Data items
-*-*-
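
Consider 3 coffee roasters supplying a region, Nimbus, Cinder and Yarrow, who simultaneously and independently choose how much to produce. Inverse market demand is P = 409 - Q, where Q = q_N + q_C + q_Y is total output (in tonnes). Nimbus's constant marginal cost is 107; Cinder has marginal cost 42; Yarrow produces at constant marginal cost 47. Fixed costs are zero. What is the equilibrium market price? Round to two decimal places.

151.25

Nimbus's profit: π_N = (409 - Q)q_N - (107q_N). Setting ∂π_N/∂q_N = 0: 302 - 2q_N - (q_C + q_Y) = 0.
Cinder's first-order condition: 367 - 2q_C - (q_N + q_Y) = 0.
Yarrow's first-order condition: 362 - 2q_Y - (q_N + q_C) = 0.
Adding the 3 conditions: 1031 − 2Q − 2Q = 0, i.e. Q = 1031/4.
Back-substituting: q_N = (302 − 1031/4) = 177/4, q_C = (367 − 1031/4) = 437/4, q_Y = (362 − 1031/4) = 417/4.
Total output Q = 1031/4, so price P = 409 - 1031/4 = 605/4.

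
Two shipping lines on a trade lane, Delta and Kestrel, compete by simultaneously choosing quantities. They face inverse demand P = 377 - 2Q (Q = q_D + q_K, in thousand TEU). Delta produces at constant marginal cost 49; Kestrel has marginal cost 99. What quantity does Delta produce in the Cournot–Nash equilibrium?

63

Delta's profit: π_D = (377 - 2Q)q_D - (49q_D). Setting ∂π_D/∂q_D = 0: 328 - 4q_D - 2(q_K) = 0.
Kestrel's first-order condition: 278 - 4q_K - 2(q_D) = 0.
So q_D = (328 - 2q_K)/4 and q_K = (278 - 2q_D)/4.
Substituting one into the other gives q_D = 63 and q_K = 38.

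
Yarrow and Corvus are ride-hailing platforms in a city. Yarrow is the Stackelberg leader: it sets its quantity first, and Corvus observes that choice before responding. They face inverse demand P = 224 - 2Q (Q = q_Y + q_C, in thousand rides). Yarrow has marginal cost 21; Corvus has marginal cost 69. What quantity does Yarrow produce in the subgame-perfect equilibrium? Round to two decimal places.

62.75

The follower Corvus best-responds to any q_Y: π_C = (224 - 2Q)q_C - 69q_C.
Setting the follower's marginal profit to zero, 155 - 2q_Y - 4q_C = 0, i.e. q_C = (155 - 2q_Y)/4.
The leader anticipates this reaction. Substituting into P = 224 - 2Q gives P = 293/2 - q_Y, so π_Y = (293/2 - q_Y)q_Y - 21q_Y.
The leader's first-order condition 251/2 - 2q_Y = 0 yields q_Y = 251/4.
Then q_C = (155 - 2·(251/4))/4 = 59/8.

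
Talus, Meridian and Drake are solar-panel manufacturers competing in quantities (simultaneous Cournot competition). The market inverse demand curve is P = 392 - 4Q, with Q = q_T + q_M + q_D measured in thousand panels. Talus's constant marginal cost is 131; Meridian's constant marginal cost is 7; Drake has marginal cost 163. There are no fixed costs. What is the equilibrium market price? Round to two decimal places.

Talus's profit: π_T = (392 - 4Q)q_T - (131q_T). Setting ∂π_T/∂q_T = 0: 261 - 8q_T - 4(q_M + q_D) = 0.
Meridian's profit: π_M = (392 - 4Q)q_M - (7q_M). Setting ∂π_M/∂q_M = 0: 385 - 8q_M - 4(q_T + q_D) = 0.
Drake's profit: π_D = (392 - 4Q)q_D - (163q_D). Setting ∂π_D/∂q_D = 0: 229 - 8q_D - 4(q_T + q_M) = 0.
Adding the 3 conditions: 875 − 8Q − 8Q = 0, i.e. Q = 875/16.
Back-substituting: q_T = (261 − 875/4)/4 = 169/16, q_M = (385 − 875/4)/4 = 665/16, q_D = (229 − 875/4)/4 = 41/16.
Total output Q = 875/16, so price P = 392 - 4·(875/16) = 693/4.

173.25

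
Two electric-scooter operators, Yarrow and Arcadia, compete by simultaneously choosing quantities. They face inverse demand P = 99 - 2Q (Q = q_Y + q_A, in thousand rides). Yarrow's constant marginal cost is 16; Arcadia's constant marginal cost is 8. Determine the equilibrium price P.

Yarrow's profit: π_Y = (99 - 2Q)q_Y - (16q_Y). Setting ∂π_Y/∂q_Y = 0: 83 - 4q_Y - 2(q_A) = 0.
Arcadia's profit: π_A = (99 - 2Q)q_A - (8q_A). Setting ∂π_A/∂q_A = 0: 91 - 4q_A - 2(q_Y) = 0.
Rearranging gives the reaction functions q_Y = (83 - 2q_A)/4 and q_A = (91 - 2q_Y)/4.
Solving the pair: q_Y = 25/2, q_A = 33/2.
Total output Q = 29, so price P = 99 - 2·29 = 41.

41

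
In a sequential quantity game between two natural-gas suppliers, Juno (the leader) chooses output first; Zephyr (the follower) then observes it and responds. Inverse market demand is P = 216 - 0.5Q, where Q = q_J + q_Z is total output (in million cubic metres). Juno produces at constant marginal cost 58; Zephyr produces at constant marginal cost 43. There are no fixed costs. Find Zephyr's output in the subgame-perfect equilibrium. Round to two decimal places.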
-*-*-
Your objective: Repeat the records above exactly as they appear.

Your solution:
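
Consider 3 coffee roasters supplying a region, Nimbus, Cinder and Yarrow, who simultaneously and independently choose how much to produce. Inverse market demand is P = 409 - Q, where Q = q_N + q_C + q_Y is total output (in tonnes). Nimbus's constant marginal cost is 107; Cinder has marginal cost 42; Yarrow produces at constant marginal cost 47. Fixed costs are zero. What is the equilibrium market price? Round to two decimal places.

151.25

Nimbus's profit: π_N = (409 - Q)q_N - (107q_N). Setting ∂π_N/∂q_N = 0: 302 - 2q_N - (q_C + q_Y) = 0.
Cinder's first-order condition: 367 - 2q_C - (q_N + q_Y) = 0.
Yarrow's first-order condition: 362 - 2q_Y - (q_N + q_C) = 0.
Adding the 3 conditions: 1031 − 2Q − 2Q = 0, i.e. Q = 1031/4.
Back-substituting: q_N = (302 − 1031/4) = 177/4, q_C = (367 − 1031/4) = 437/4, q_Y = (362 − 1031/4) = 417/4.
Total output Q = 1031/4, so price P = 409 - 1031/4 = 605/4.

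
Two shipping lines on a trade lane, Delta and Kestrel, compete by simultaneously choosing quantities. They face inverse demand P = 377 - 2Q (Q = q_D + q_K, in thousand TEU). Delta produces at constant marginal cost 49; Kestrel has marginal cost 99. What quantity does Delta produce in the Cournot–Nash equilibrium?

63

Delta's profit: π_D = (377 - 2Q)q_D - (49q_D). Setting ∂π_D/∂q_D = 0: 328 - 4q_D - 2(q_K) = 0.
Kestrel's first-order condition: 278 - 4q_K - 2(q_D) = 0.
So q_D = (328 - 2q_K)/4 and q_K = (278 - 2q_D)/4.
Substituting one into the other gives q_D = 63 and q_K = 38.

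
Yarrow and Corvus are ride-hailing platforms in a city. Yarrow is the Stackelberg leader: it sets its quantity first, and Corvus observes that choice before responding. They face inverse demand P = 224 - 2Q (Q = q_Y + q_C, in thousand rides). Yarrow has marginal cost 21; Corvus has marginal cost 69. What quantity does Yarrow produce in the subgame-perfect equilibrium? Round to two decimal places.

62.75

The follower Corvus best-responds to any q_Y: π_C = (224 - 2Q)q_C - 69q_C.
Setting the follower's marginal profit to zero, 155 - 2q_Y - 4q_C = 0, i.e. q_C = (155 - 2q_Y)/4.
The leader anticipates this reaction. Substituting into P = 224 - 2Q gives P = 293/2 - q_Y, so π_Y = (293/2 - q_Y)q_Y - 21q_Y.
The leader's first-order condition 251/2 - 2q_Y = 0 yields q_Y = 251/4.
Then q_C = (155 - 2·(251/4))/4 = 59/8.

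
Talus, Meridian and Drake are solar-panel manufacturers competing in quantities (simultaneous Cournot competition). The market inverse demand curve is P = 392 - 4Q, with Q = q_T + q_M + q_D measured in thousand panels. Talus's constant marginal cost is 131; Meridian's constant marginal cost is 7; Drake has marginal cost 163. There are no fixed costs. What is the equilibrium market price? Round to two decimal places.

Talus's profit: π_T = (392 - 4Q)q_T - (131q_T). Setting ∂π_T/∂q_T = 0: 261 - 8q_T - 4(q_M + q_D) = 0.
Meridian's profit: π_M = (392 - 4Q)q_M - (7q_M). Setting ∂π_M/∂q_M = 0: 385 - 8q_M - 4(q_T + q_D) = 0.
Drake's profit: π_D = (392 - 4Q)q_D - (163q_D). Setting ∂π_D/∂q_D = 0: 229 - 8q_D - 4(q_T + q_M) = 0.
Adding the 3 conditions: 875 − 8Q − 8Q = 0, i.e. Q = 875/16.
Back-substituting: q_T = (261 − 875/4)/4 = 169/16, q_M = (385 − 875/4)/4 = 665/16, q_D = (229 − 875/4)/4 = 41/16.
Total output Q = 875/16, so price P = 392 - 4·(875/16) = 693/4.

173.25

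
Two electric-scooter operators, Yarrow and Arcadia, compete by simultaneously choosing quantities. They face inverse demand P = 99 - 2Q (Q = q_Y + q_A, in thousand rides). Yarrow's constant marginal cost is 16; Arcadia's constant marginal cost is 8. Determine the equilibrium price P.

Yarrow's profit: π_Y = (99 - 2Q)q_Y - (16q_Y). Setting ∂π_Y/∂q_Y = 0: 83 - 4q_Y - 2(q_A) = 0.
Arcadia's profit: π_A = (99 - 2Q)q_A - (8q_A). Setting ∂π_A/∂q_A = 0: 91 - 4q_A - 2(q_Y) = 0.
Rearranging gives the reaction functions q_Y = (83 - 2q_A)/4 and q_A = (91 - 2q_Y)/4.
Solving the pair: q_Y = 25/2, q_A = 33/2.
Total output Q = 29, so price P = 99 - 2·29 = 41.

41

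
In a sequential quantity game between two natural-gas suppliers, Juno (the leader) chooses output first; Zephyr (the follower) then observes it and responds. Inverse market demand is P = 216 - 0.5Q, where Q = q_J + q_Z is total output (in million cubic metres). Juno produces at constant marginal cost 58; Zephyr produces at constant marginal cost 43. There are no fixed costs. Find Zephyr's output in the subgame-perfect equilibrium. Round to two decimal places.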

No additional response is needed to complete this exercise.